Please read the records below and return each line holding the string "compressors".

■ Dataset excerpts ■
◆ ◆ ◆ ◆ ◆

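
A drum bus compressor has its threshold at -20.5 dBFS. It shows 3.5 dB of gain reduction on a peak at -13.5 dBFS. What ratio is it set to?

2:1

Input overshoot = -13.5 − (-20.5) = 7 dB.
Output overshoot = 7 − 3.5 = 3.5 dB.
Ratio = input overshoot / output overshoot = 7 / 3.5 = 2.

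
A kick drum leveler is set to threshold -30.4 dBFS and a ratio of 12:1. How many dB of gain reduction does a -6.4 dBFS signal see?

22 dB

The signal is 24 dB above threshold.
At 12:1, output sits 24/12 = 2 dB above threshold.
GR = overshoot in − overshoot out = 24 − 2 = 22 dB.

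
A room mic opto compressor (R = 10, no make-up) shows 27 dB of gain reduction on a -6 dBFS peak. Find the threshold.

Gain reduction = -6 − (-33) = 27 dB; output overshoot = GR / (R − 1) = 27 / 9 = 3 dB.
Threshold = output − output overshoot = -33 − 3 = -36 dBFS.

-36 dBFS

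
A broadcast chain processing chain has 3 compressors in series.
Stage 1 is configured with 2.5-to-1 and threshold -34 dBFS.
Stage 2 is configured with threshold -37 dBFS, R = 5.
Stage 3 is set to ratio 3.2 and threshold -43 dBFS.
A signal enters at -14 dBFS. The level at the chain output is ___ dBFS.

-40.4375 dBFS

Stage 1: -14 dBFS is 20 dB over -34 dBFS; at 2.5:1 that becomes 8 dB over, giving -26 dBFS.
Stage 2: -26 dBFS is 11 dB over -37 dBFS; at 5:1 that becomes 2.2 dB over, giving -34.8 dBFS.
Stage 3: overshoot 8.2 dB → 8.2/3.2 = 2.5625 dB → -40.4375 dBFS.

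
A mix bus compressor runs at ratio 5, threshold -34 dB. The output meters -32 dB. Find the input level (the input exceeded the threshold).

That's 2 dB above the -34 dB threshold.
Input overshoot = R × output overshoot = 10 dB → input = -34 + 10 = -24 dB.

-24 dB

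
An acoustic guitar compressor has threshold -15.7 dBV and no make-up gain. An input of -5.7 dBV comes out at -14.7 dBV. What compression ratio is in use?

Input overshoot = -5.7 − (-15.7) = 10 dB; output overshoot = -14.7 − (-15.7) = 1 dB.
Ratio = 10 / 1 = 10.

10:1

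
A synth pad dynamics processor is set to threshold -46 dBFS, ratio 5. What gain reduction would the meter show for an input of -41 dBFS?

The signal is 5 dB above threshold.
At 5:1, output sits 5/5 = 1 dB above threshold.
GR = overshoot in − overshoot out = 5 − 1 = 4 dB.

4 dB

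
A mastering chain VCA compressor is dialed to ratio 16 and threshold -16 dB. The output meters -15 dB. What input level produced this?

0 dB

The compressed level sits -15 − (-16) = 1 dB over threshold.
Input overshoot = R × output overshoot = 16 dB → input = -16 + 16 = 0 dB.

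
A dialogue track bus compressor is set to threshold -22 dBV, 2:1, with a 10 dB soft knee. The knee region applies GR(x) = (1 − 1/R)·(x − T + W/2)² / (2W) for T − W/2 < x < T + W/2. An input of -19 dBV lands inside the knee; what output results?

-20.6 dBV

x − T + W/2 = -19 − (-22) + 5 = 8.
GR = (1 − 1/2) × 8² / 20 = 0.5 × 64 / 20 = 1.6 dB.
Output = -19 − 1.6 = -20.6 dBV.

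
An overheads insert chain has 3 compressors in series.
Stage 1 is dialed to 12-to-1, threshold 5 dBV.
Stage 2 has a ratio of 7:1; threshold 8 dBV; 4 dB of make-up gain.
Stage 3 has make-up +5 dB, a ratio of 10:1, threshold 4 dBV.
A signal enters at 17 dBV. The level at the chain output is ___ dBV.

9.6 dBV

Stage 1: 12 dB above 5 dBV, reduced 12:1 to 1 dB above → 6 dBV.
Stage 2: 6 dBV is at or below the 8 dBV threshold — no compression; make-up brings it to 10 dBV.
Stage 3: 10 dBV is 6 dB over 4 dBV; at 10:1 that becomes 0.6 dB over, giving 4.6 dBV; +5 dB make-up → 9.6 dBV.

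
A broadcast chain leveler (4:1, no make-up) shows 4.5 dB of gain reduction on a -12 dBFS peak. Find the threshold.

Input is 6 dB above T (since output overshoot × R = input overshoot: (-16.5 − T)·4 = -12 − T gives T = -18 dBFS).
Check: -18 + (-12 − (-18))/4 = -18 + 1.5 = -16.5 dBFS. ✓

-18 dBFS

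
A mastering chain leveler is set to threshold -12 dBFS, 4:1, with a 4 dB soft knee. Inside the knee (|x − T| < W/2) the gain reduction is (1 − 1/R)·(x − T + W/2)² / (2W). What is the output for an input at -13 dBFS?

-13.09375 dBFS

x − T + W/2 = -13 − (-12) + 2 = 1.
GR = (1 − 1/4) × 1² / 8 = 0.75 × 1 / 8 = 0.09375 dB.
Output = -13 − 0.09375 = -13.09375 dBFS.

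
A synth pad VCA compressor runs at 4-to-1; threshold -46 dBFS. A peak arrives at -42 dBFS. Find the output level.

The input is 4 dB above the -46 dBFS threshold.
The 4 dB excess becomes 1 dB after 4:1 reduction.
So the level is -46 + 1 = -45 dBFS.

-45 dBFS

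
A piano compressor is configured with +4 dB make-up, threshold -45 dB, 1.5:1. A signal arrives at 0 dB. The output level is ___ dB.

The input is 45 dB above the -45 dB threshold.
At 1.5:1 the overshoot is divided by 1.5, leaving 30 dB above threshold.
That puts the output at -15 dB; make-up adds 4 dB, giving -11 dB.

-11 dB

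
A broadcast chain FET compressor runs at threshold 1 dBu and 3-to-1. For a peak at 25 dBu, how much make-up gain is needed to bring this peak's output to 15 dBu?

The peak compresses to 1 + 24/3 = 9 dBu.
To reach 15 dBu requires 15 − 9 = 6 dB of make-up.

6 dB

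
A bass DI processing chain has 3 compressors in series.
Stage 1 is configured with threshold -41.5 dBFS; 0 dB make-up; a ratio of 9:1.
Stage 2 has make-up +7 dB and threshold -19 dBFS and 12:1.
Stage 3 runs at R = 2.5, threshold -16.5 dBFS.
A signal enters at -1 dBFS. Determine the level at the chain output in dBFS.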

◆ ◆ ◆ ◆ ◆

■ OUTPUT BELOW ■
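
A broadcast chain processing chain has 3 compressors in series.
An overheads insert chain has 3 compressors in series.
A bass DI processing chain has 3 compressors in series.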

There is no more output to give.